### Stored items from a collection
◆ ◆ ◆ ◆
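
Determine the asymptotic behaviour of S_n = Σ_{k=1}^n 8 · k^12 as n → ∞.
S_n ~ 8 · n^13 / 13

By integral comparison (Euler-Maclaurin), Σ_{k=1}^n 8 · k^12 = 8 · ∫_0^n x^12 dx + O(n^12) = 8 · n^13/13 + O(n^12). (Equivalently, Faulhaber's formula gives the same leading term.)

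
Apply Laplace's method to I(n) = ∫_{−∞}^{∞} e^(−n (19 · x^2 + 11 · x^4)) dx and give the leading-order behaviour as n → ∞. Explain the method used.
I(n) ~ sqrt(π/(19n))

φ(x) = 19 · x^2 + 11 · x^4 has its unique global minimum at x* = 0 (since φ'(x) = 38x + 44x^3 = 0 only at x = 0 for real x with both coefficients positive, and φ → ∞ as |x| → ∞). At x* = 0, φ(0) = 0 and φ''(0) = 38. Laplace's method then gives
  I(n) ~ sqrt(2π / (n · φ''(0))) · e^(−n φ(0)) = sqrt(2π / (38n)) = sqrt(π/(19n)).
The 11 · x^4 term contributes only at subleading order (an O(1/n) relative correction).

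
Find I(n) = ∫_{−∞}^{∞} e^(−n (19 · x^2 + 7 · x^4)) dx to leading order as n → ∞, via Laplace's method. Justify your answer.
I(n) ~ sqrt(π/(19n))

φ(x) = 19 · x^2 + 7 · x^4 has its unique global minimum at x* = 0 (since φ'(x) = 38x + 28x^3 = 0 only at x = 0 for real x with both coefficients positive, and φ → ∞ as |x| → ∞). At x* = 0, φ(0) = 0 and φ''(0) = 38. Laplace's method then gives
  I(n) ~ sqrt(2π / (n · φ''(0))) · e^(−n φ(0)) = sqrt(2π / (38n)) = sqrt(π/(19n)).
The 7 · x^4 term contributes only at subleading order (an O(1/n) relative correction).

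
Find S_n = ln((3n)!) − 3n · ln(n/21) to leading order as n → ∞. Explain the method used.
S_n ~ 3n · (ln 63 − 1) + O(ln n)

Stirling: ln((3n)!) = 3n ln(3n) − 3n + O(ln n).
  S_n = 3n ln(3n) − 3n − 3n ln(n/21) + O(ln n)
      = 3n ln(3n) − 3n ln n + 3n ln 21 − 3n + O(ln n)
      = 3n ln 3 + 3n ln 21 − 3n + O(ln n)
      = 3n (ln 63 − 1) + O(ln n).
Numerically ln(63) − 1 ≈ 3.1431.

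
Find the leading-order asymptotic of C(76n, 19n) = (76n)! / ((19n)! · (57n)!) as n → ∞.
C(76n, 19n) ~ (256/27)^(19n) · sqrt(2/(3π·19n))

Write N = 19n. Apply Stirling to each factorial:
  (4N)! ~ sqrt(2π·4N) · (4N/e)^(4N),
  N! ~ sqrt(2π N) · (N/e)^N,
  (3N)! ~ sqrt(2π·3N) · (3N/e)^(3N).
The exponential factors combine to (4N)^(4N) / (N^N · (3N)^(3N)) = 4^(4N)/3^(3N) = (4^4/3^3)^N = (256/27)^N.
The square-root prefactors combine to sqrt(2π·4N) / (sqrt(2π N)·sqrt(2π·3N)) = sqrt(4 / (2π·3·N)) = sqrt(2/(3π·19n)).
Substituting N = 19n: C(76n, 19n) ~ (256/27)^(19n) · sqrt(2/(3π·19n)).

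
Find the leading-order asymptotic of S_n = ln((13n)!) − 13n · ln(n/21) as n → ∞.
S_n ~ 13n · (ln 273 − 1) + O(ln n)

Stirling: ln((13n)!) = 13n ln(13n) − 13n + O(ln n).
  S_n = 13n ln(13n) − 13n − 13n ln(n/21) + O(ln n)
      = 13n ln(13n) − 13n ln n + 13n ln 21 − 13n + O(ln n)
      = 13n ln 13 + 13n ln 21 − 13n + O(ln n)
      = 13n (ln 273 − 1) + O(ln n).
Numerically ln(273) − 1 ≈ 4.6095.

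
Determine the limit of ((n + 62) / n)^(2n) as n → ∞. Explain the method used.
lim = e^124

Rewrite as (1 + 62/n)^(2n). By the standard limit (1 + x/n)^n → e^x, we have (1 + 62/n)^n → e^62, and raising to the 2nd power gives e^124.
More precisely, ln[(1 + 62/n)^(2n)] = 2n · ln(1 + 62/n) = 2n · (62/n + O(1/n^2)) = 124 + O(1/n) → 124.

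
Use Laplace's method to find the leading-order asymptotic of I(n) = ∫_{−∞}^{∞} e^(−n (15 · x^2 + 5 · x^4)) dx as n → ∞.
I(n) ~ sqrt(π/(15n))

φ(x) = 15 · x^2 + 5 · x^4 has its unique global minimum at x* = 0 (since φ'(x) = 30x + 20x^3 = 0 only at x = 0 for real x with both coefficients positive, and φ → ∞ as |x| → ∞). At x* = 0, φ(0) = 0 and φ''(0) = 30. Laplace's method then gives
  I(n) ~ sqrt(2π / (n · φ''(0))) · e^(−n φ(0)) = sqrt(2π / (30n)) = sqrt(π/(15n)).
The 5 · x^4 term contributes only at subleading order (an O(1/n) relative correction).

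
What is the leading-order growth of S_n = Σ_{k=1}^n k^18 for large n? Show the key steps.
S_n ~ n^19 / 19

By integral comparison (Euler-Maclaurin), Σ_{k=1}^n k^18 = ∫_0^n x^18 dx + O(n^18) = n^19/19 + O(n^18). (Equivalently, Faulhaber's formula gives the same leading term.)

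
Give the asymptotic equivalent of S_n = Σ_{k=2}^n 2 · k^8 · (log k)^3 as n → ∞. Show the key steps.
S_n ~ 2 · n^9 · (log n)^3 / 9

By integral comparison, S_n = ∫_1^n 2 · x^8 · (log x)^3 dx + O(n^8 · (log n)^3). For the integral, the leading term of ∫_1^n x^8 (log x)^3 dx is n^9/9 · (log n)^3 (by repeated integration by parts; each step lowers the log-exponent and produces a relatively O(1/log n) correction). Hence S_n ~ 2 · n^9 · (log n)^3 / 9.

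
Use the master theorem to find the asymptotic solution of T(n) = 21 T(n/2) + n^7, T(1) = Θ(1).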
◆ ◆ ◆ ◆
### Assignment
Repeat the data precisely, reproducing every entry.

### Result of this exercise
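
Determine the asymptotic behaviour of S_n = Σ_{k=1}^n 8 · k^12 as n → ∞.
S_n ~ 8 · n^13 / 13

By integral comparison (Euler-Maclaurin), Σ_{k=1}^n 8 · k^12 = 8 · ∫_0^n x^12 dx + O(n^12) = 8 · n^13/13 + O(n^12). (Equivalently, Faulhaber's formula gives the same leading term.)

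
Apply Laplace's method to I(n) = ∫_{−∞}^{∞} e^(−n (19 · x^2 + 11 · x^4)) dx and give the leading-order behaviour as n → ∞. Explain the method used.
I(n) ~ sqrt(π/(19n))

φ(x) = 19 · x^2 + 11 · x^4 has its unique global minimum at x* = 0 (since φ'(x) = 38x + 44x^3 = 0 only at x = 0 for real x with both coefficients positive, and φ → ∞ as |x| → ∞). At x* = 0, φ(0) = 0 and φ''(0) = 38. Laplace's method then gives
  I(n) ~ sqrt(2π / (n · φ''(0))) · e^(−n φ(0)) = sqrt(2π / (38n)) = sqrt(π/(19n)).
The 11 · x^4 term contributes only at subleading order (an O(1/n) relative correction).

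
Find I(n) = ∫_{−∞}^{∞} e^(−n (19 · x^2 + 7 · x^4)) dx to leading order as n → ∞, via Laplace's method. Justify your answer.
I(n) ~ sqrt(π/(19n))

φ(x) = 19 · x^2 + 7 · x^4 has its unique global minimum at x* = 0 (since φ'(x) = 38x + 28x^3 = 0 only at x = 0 for real x with both coefficients positive, and φ → ∞ as |x| → ∞). At x* = 0, φ(0) = 0 and φ''(0) = 38. Laplace's method then gives
  I(n) ~ sqrt(2π / (n · φ''(0))) · e^(−n φ(0)) = sqrt(2π / (38n)) = sqrt(π/(19n)).
The 7 · x^4 term contributes only at subleading order (an O(1/n) relative correction).

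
Find S_n = ln((3n)!) − 3n · ln(n/21) to leading order as n → ∞. Explain the method used.
S_n ~ 3n · (ln 63 − 1) + O(ln n)

Stirling: ln((3n)!) = 3n ln(3n) − 3n + O(ln n).
  S_n = 3n ln(3n) − 3n − 3n ln(n/21) + O(ln n)
      = 3n ln(3n) − 3n ln n + 3n ln 21 − 3n + O(ln n)
      = 3n ln 3 + 3n ln 21 − 3n + O(ln n)
      = 3n (ln 63 − 1) + O(ln n).
Numerically ln(63) − 1 ≈ 3.1431.

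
Find the leading-order asymptotic of C(76n, 19n) = (76n)! / ((19n)! · (57n)!) as n → ∞.
C(76n, 19n) ~ (256/27)^(19n) · sqrt(2/(3π·19n))

Write N = 19n. Apply Stirling to each factorial:
  (4N)! ~ sqrt(2π·4N) · (4N/e)^(4N),
  N! ~ sqrt(2π N) · (N/e)^N,
  (3N)! ~ sqrt(2π·3N) · (3N/e)^(3N).
The exponential factors combine to (4N)^(4N) / (N^N · (3N)^(3N)) = 4^(4N)/3^(3N) = (4^4/3^3)^N = (256/27)^N.
The square-root prefactors combine to sqrt(2π·4N) / (sqrt(2π N)·sqrt(2π·3N)) = sqrt(4 / (2π·3·N)) = sqrt(2/(3π·19n)).
Substituting N = 19n: C(76n, 19n) ~ (256/27)^(19n) · sqrt(2/(3π·19n)).

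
Find the leading-order asymptotic of S_n = ln((13n)!) − 13n · ln(n/21) as n → ∞.
S_n ~ 13n · (ln 273 − 1) + O(ln n)

Stirling: ln((13n)!) = 13n ln(13n) − 13n + O(ln n).
  S_n = 13n ln(13n) − 13n − 13n ln(n/21) + O(ln n)
      = 13n ln(13n) − 13n ln n + 13n ln 21 − 13n + O(ln n)
      = 13n ln 13 + 13n ln 21 − 13n + O(ln n)
      = 13n (ln 273 − 1) + O(ln n).
Numerically ln(273) − 1 ≈ 4.6095.

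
Determine the limit of ((n + 62) / n)^(2n) as n → ∞. Explain the method used.
lim = e^124

Rewrite as (1 + 62/n)^(2n). By the standard limit (1 + x/n)^n → e^x, we have (1 + 62/n)^n → e^62, and raising to the 2nd power gives e^124.
More precisely, ln[(1 + 62/n)^(2n)] = 2n · ln(1 + 62/n) = 2n · (62/n + O(1/n^2)) = 124 + O(1/n) → 124.

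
Use Laplace's method to find the leading-order asymptotic of I(n) = ∫_{−∞}^{∞} e^(−n (15 · x^2 + 5 · x^4)) dx as n → ∞.
I(n) ~ sqrt(π/(15n))

φ(x) = 15 · x^2 + 5 · x^4 has its unique global minimum at x* = 0 (since φ'(x) = 30x + 20x^3 = 0 only at x = 0 for real x with both coefficients positive, and φ → ∞ as |x| → ∞). At x* = 0, φ(0) = 0 and φ''(0) = 30. Laplace's method then gives
  I(n) ~ sqrt(2π / (n · φ''(0))) · e^(−n φ(0)) = sqrt(2π / (30n)) = sqrt(π/(15n)).
The 5 · x^4 term contributes only at subleading order (an O(1/n) relative correction).

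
What is the leading-order growth of S_n = Σ_{k=1}^n k^18 for large n? Show the key steps.
S_n ~ n^19 / 19

By integral comparison (Euler-Maclaurin), Σ_{k=1}^n k^18 = ∫_0^n x^18 dx + O(n^18) = n^19/19 + O(n^18). (Equivalently, Faulhaber's formula gives the same leading term.)

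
Give the asymptotic equivalent of S_n = Σ_{k=2}^n 2 · k^8 · (log k)^3 as n → ∞. Show the key steps.
S_n ~ 2 · n^9 · (log n)^3 / 9

By integral comparison, S_n = ∫_1^n 2 · x^8 · (log x)^3 dx + O(n^8 · (log n)^3). For the integral, the leading term of ∫_1^n x^8 (log x)^3 dx is n^9/9 · (log n)^3 (by repeated integration by parts; each step lowers the log-exponent and produces a relatively O(1/log n) correction). Hence S_n ~ 2 · n^9 · (log n)^3 / 9.

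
Use the master theorem to find the asymptotic solution of T(n) = 21 T(n/2) + n^7, T(1) = Θ(1).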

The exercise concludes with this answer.